§ **What the exercise asks**
Only a slice of the listing below is wanted. Retype the lines from the one containing "if $g = \left(-2" through the one containing "Answer: -13115/2 ≈ -6557.5", exactly, both ends included.

§ **Task material**
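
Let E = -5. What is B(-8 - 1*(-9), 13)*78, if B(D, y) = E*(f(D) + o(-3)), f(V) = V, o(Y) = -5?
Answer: 1560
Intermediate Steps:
B(D, y) = 25 - 5*D (B(D, y) = -5*(D - 5) = -5*(-5 + D) = 25 - 5*D)
B(-8 - 1*(-9), 13)*78 = (25 - 5*(-8 - 1*(-9)))*78 = (25 - 5*(-8 + 9))*78 = (25 - 5*1)*78 = (25 - 5)*78 = 20*78 = 1560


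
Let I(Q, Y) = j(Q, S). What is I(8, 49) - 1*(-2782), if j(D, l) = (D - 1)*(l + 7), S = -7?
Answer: 2782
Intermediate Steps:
j(D, l) = (-1 + D)*(7 + l)
I(Q, Y) = 0 (I(Q, Y) = -7 - 1*(-7) + 7*Q + Q*(-7) = -7 + 7 + 7*Q - 7*Q = 0)
I(8, 49) - 1*(-2782) = 0 - 1*(-2782) = 0 + 2782 = 2782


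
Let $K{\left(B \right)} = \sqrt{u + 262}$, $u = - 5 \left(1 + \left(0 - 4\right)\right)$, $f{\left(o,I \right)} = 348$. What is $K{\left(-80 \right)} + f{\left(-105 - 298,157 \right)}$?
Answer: $348 + \sqrt{277} \approx 364.64$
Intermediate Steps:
$u = 15$ ($u = - 5 \left(1 + \left(0 - 4\right)\right) = - 5 \left(1 - 4\right) = \left(-5\right) \left(-3\right) = 15$)
$K{\left(B \right)} = \sqrt{277}$ ($K{\left(B \right)} = \sqrt{15 + 262} = \sqrt{277}$)
$K{\left(-80 \right)} + f{\left(-105 - 298,157 \right)} = \sqrt{277} + 348 = 348 + \sqrt{277}$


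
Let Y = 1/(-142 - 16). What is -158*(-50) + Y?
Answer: 1248199/158 ≈ 7900.0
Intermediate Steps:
Y = -1/158 (Y = 1/(-158) = -1/158 ≈ -0.0063291)
-158*(-50) + Y = -158*(-50) - 1/158 = 7900 - 1/158 = 1248199/158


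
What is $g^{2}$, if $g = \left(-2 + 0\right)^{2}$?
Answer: $16$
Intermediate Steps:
$g = 4$ ($g = \left(-2\right)^{2} = 4$)
$g^{2} = 4^{2} = 16$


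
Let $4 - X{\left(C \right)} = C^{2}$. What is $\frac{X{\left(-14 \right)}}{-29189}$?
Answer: $\frac{192}{29189} \approx 0.0065778$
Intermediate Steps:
$X{\left(C \right)} = 4 - C^{2}$
$\frac{X{\left(-14 \right)}}{-29189} = \frac{4 - \left(-14\right)^{2}}{-29189} = \left(4 - 196\right) \left(- \frac{1}{29189}\right) = \left(-192\right) \left(- \frac{1}{29189}\right) = \frac{192}{29189}$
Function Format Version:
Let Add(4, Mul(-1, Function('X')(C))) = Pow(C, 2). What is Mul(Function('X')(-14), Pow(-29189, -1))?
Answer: Rational(192, 29189) ≈ 0.0065778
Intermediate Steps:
Function('X')(C) = Add(4, Mul(-1, Pow(C, 2)))
Mul(Function('X')(-14), Pow(-29189, -1)) = Mul(Add(4, Mul(-1, Pow(-14, 2))), Pow(-29189, -1)) = Mul(Add(4, Mul(-1, 196)), Rational(-1, 29189)) = Mul(Add(4, -196), Rational(-1, 29189)) = Mul(-192, Rational(-1, 29189)) = Rational(192, 29189)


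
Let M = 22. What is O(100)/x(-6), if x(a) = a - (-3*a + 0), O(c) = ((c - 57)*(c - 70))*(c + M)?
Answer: -13115/2 ≈ -6557.5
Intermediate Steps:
O(c) = (-70 + c)*(-57 + c)*(22 + c) (O(c) = ((c - 57)*(c - 70))*(c + 22) = ((-57 + c)*(-70 + c))*(22 + c) = ((-70 + c)*(-57 + c))*(22 + c) = (-70 + c)*(-57 + c)*(22 + c))
x(a) = 4*a (x(a) = a - (-3)*a = a + 3*a = 4*a)
O(100)/x(-6) = (87780 + 100³ - 105*100² + 1196*100)/((4*(-6))) = (87780 + 1000000 - 105*10000 + 119600)/(-24) = (87780 + 1000000 - 1050000 + 119600)*(-1/24) = 157380*(-1/24) = -13115/2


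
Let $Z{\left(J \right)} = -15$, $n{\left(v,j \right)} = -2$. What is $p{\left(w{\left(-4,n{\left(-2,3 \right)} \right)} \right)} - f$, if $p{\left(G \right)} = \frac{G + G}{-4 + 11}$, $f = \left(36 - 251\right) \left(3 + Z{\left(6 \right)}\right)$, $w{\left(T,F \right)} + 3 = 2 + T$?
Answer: $- \frac{18070}{7} \approx -2581.4$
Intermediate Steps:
$w{\left(T,F \right)} = -1 + T$ ($w{\left(T,F \right)} = -3 + \left(2 + T\right) = -1 + T$)
$f = 2580$ ($f = \left(36 - 251\right) \left(3 - 15\right) = \left(-215\right) \left(-12\right) = 2580$)
$p{\left(G \right)} = \frac{2 G}{7}$
$p{\left(w{\left(-4,n{\left(-2,3 \right)} \right)} \right)} - f = \frac{2 \left(-1 - 4\right)}{7} - 2580 = \frac{2}{7} \left(-5\right) - 2580 = - \frac{10}{7} - 2580 = - \frac{18070}{7}$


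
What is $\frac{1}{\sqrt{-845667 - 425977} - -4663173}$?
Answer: $\frac{4663173}{21745183699573} - \frac{2 i \sqrt{317911}}{21745183699573} \approx 2.1445 \cdot 10^{-7} - 5.1858 \cdot 10^{-11} i$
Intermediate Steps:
$\frac{1}{\sqrt{-845667 - 425977} - -4663173} = \frac{1}{\sqrt{-1271644} + \left(-317388 + 4980561\right)} = \frac{1}{2 i \sqrt{317911} + 4663173} = \frac{1}{4663173 + 2 i \sqrt{317911}}$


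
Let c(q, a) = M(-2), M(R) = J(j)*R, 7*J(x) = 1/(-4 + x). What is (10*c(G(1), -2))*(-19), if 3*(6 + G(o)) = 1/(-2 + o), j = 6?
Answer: 190/7 ≈ 27.143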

§ **Solution**
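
What is $g^{2}$, if $g = \left(-2 + 0\right)^{2}$?
Answer: $16$
Intermediate Steps:
$g = 4$ ($g = \left(-2\right)^{2} = 4$)
$g^{2} = 4^{2} = 16$


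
Let $4 - X{\left(C \right)} = C^{2}$. What is $\frac{X{\left(-14 \right)}}{-29189}$?
Answer: $\frac{192}{29189} \approx 0.0065778$
Intermediate Steps:
$X{\left(C \right)} = 4 - C^{2}$
$\frac{X{\left(-14 \right)}}{-29189} = \frac{4 - \left(-14\right)^{2}}{-29189} = \left(4 - 196\right) \left(- \frac{1}{29189}\right) = \left(-192\right) \left(- \frac{1}{29189}\right) = \frac{192}{29189}$
Function Format Version:
Let Add(4, Mul(-1, Function('X')(C))) = Pow(C, 2). What is Mul(Function('X')(-14), Pow(-29189, -1))?
Answer: Rational(192, 29189) ≈ 0.0065778
Intermediate Steps:
Function('X')(C) = Add(4, Mul(-1, Pow(C, 2)))
Mul(Function('X')(-14), Pow(-29189, -1)) = Mul(Add(4, Mul(-1, Pow(-14, 2))), Pow(-29189, -1)) = Mul(Add(4, Mul(-1, 196)), Rational(-1, 29189)) = Mul(Add(4, -196), Rational(-1, 29189)) = Mul(-192, Rational(-1, 29189)) = Rational(192, 29189)


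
Let M = 22. What is O(100)/x(-6), if x(a) = a - (-3*a + 0), O(c) = ((c - 57)*(c - 70))*(c + M)?
Answer: -13115/2 ≈ -6557.5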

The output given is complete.